Task objective
Please set down only the lines between the line containing "Stage 4: a 60-tooth" and the end of the records, inclusive, exactly as they stand.
**** Exercise data
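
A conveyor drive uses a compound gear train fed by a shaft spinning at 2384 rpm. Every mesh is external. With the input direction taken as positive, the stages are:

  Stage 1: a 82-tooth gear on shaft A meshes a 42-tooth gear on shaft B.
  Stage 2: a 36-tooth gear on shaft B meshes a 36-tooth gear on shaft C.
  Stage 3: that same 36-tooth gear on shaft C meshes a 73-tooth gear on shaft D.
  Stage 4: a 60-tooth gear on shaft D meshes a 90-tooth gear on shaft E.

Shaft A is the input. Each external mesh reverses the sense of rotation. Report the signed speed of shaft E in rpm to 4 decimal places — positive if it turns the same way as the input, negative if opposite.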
********
Answer box
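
  Stage 4: a 60-tooth gear on shaft D meshes a 90-tooth gear on shaft E.

Shaft A is the input. Each external mesh reverses the sense of rotation. Report the signed speed of shaft E in rpm to 4 decimal places — positive if it turns the same way as the input, negative if opposite.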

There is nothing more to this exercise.